EXERCISE DESCRIPTION:
Word for word, repeat each of the records below.
= = = = =
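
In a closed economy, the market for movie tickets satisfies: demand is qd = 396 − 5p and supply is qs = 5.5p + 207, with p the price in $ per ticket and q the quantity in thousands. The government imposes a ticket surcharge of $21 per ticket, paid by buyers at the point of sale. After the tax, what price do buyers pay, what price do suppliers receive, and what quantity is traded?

Before the tax: set 396 − 5p = 5.5p + 207 → p* = $18, q* = 306.
With the tax collected from buyers, demand (in seller-price terms) shifts: qd = 396 − 5(p + 21).
New equilibrium: buyers pay $29, suppliers receive $8, q = 251. (Wedge: pb − ps = 21.)
The less price-elastic side of the market bears the larger share of a per-unit tax.

Buyers pay $29; suppliers receive $8; quantity = 251.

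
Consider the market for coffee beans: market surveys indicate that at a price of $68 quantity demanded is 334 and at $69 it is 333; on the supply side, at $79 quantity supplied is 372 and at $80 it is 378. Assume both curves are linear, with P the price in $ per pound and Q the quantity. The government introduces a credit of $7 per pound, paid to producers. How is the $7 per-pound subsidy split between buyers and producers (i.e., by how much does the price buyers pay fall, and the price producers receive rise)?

Buyers gain $6 per pound; producers gain $1 per pound.

Demand slope: (333 − 334)/(69 − 68) = -1, so Qd = 402 − P.
Supply slope: (378 − 372)/(80 − 79) = 6, so Qs = 6P − 102.
Without the subsidy, 402 − P = 6P − 102 gives 7P = 504, so P* = $72 and Q* = 330.
With a per-unit subsidy paid to producers, each receives P + 7 per unit sold, so supply becomes Qs = 6(P + 7) − 102.
Solving gives Q = 336 with buyers paying $66 and producers receiving $73 (the $7 wedge).
Gain to buyers: $6; to producers: $1. (They sum to $7.)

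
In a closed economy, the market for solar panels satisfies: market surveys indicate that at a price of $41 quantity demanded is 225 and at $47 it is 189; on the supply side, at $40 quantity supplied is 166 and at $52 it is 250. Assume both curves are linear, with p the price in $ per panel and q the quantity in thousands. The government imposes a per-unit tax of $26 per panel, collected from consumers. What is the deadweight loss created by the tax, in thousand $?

Deadweight loss = $1092 thousand.

Demand slope: (189 − 225)/(47 − 41) = -6, so qd = 471 − 6p.
Supply slope: (250 − 166)/(52 − 40) = 7, so qs = 7p − 114.
Without the tax, 471 − 6p = 7p − 114 gives 13p = 585, so p* = $45 and q* = 201.
With the tax collected from consumers, demand (in seller-price terms) shifts: qd = 471 − 6(p + 26).
Solving gives q = 117 with consumers paying $59 and producers receiving $33 (the $26 wedge).
Quantity falls by |ΔQ| = |201 − 117| = 84.
DWL = ½ · t · |ΔQ| = ½ · 26 · 84 = $1092.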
= = = = =
YOUR SOLUTION:
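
In a closed economy, the market for movie tickets satisfies: demand is qd = 396 − 5p and supply is qs = 5.5p + 207, with p the price in $ per ticket and q the quantity in thousands. The government imposes a ticket surcharge of $21 per ticket, paid by buyers at the point of sale. After the tax, what price do buyers pay, what price do suppliers receive, and what quantity is traded?

Before the tax: set 396 − 5p = 5.5p + 207 → p* = $18, q* = 306.
With the tax collected from buyers, demand (in seller-price terms) shifts: qd = 396 − 5(p + 21).
New equilibrium: buyers pay $29, suppliers receive $8, q = 251. (Wedge: pb − ps = 21.)
The less price-elastic side of the market bears the larger share of a per-unit tax.

Buyers pay $29; suppliers receive $8; quantity = 251.

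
Consider the market for coffee beans: market surveys indicate that at a price of $68 quantity demanded is 334 and at $69 it is 333; on the supply side, at $79 quantity supplied is 372 and at $80 it is 378. Assume both curves are linear, with P the price in $ per pound and Q the quantity. The government introduces a credit of $7 per pound, paid to producers. How is the $7 per-pound subsidy split between buyers and producers (i.e., by how much does the price buyers pay fall, and the price producers receive rise)?

Buyers gain $6 per pound; producers gain $1 per pound.

Demand slope: (333 − 334)/(69 − 68) = -1, so Qd = 402 − P.
Supply slope: (378 − 372)/(80 − 79) = 6, so Qs = 6P − 102.
Without the subsidy, 402 − P = 6P − 102 gives 7P = 504, so P* = $72 and Q* = 330.
With a per-unit subsidy paid to producers, each receives P + 7 per unit sold, so supply becomes Qs = 6(P + 7) − 102.
Solving gives Q = 336 with buyers paying $66 and producers receiving $73 (the $7 wedge).
Gain to buyers: $6; to producers: $1. (They sum to $7.)

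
In a closed economy, the market for solar panels satisfies: market surveys indicate that at a price of $41 quantity demanded is 225 and at $47 it is 189; on the supply side, at $40 quantity supplied is 166 and at $52 it is 250. Assume both curves are linear, with p the price in $ per panel and q the quantity in thousands. The government imposes a per-unit tax of $26 per panel, collected from consumers. What is the deadweight loss created by the tax, in thousand $?

Deadweight loss = $1092 thousand.

Demand slope: (189 − 225)/(47 − 41) = -6, so qd = 471 − 6p.
Supply slope: (250 − 166)/(52 − 40) = 7, so qs = 7p − 114.
Without the tax, 471 − 6p = 7p − 114 gives 13p = 585, so p* = $45 and q* = 201.
With the tax collected from consumers, demand (in seller-price terms) shifts: qd = 471 − 6(p + 26).
Solving gives q = 117 with consumers paying $59 and producers receiving $33 (the $26 wedge).
Quantity falls by |ΔQ| = |201 − 117| = 84.
DWL = ½ · t · |ΔQ| = ½ · 26 · 84 = $1092.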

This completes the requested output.